**DIRECTIONS FOR THIS TASK:** An identical copy of every entry below is the required output.

**SOURCE DATA:**

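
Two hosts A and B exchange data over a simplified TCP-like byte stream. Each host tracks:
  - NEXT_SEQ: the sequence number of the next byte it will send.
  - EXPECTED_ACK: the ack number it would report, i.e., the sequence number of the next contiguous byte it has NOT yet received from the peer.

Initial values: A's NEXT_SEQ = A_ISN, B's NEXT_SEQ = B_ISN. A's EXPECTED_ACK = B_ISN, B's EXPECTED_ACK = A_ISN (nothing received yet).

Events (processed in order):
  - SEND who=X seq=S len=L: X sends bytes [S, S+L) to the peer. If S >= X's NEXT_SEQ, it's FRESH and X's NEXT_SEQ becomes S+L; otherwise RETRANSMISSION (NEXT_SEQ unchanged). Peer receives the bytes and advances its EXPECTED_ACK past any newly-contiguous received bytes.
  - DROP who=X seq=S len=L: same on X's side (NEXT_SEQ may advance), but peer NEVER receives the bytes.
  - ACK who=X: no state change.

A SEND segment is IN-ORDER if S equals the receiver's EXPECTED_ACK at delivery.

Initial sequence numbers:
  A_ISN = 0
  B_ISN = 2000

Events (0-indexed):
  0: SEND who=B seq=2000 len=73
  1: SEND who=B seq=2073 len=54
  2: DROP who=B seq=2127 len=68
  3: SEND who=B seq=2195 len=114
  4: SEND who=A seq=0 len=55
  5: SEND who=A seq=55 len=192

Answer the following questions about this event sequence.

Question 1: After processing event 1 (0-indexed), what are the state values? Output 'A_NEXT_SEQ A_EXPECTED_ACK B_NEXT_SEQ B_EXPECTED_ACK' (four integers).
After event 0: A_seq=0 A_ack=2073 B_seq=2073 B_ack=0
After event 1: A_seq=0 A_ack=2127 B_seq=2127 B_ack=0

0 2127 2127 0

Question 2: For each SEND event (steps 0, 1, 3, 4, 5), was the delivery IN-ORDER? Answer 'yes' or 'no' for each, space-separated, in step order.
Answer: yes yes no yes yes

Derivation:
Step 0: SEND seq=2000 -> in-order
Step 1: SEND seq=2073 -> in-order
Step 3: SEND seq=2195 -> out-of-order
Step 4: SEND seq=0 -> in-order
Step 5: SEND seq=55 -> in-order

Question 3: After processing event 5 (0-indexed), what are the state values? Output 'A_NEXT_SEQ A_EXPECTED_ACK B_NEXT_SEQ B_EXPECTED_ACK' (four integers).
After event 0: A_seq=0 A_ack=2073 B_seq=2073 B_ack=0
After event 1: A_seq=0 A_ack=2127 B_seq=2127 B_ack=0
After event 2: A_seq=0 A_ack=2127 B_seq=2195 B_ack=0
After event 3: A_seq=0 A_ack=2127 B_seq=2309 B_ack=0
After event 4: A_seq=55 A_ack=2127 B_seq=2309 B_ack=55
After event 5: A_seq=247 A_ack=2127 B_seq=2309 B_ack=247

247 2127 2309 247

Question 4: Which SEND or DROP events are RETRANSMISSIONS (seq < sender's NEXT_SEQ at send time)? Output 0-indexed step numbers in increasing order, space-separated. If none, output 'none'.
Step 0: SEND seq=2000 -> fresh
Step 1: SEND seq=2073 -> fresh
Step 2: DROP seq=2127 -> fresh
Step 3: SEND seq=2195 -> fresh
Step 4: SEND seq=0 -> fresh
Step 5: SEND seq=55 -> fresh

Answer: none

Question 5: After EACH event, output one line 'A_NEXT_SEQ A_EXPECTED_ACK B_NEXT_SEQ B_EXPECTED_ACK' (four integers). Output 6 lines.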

**EXPECTED ANSWER:**
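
Two hosts A and B exchange data over a simplified TCP-like byte stream. Each host tracks:
  - NEXT_SEQ: the sequence number of the next byte it will send.
  - EXPECTED_ACK: the ack number it would report, i.e., the sequence number of the next contiguous byte it has NOT yet received from the peer.

Initial values: A's NEXT_SEQ = A_ISN, B's NEXT_SEQ = B_ISN. A's EXPECTED_ACK = B_ISN, B's EXPECTED_ACK = A_ISN (nothing received yet).

Events (processed in order):
  - SEND who=X seq=S len=L: X sends bytes [S, S+L) to the peer. If S >= X's NEXT_SEQ, it's FRESH and X's NEXT_SEQ becomes S+L; otherwise RETRANSMISSION (NEXT_SEQ unchanged). Peer receives the bytes and advances its EXPECTED_ACK past any newly-contiguous received bytes.
  - DROP who=X seq=S len=L: same on X's side (NEXT_SEQ may advance), but peer NEVER receives the bytes.
  - ACK who=X: no state change.

A SEND segment is IN-ORDER if S equals the receiver's EXPECTED_ACK at delivery.

Initial sequence numbers:
  A_ISN = 0
  B_ISN = 2000

Events (0-indexed):
  0: SEND who=B seq=2000 len=73
  1: SEND who=B seq=2073 len=54
  2: DROP who=B seq=2127 len=68
  3: SEND who=B seq=2195 len=114
  4: SEND who=A seq=0 len=55
  5: SEND who=A seq=55 len=192

Answer the following questions about this event sequence.

Question 1: After processing event 1 (0-indexed), what are the state values? Output 'A_NEXT_SEQ A_EXPECTED_ACK B_NEXT_SEQ B_EXPECTED_ACK' (four integers).
After event 0: A_seq=0 A_ack=2073 B_seq=2073 B_ack=0
After event 1: A_seq=0 A_ack=2127 B_seq=2127 B_ack=0

0 2127 2127 0

Question 2: For each SEND event (steps 0, 1, 3, 4, 5), was the delivery IN-ORDER? Answer 'yes' or 'no' for each, space-separated, in step order.
Answer: yes yes no yes yes

Derivation:
Step 0: SEND seq=2000 -> in-order
Step 1: SEND seq=2073 -> in-order
Step 3: SEND seq=2195 -> out-of-order
Step 4: SEND seq=0 -> in-order
Step 5: SEND seq=55 -> in-order

Question 3: After processing event 5 (0-indexed), what are the state values? Output 'A_NEXT_SEQ A_EXPECTED_ACK B_NEXT_SEQ B_EXPECTED_ACK' (four integers).
After event 0: A_seq=0 A_ack=2073 B_seq=2073 B_ack=0
After event 1: A_seq=0 A_ack=2127 B_seq=2127 B_ack=0
After event 2: A_seq=0 A_ack=2127 B_seq=2195 B_ack=0
After event 3: A_seq=0 A_ack=2127 B_seq=2309 B_ack=0
After event 4: A_seq=55 A_ack=2127 B_seq=2309 B_ack=55
After event 5: A_seq=247 A_ack=2127 B_seq=2309 B_ack=247

247 2127 2309 247

Question 4: Which SEND or DROP events are RETRANSMISSIONS (seq < sender's NEXT_SEQ at send time)? Output 0-indexed step numbers in increasing order, space-separated. If none, output 'none'.
Step 0: SEND seq=2000 -> fresh
Step 1: SEND seq=2073 -> fresh
Step 2: DROP seq=2127 -> fresh
Step 3: SEND seq=2195 -> fresh
Step 4: SEND seq=0 -> fresh
Step 5: SEND seq=55 -> fresh

Answer: none

Question 5: After EACH event, output one line 'A_NEXT_SEQ A_EXPECTED_ACK B_NEXT_SEQ B_EXPECTED_ACK' (four integers). Output 6 lines.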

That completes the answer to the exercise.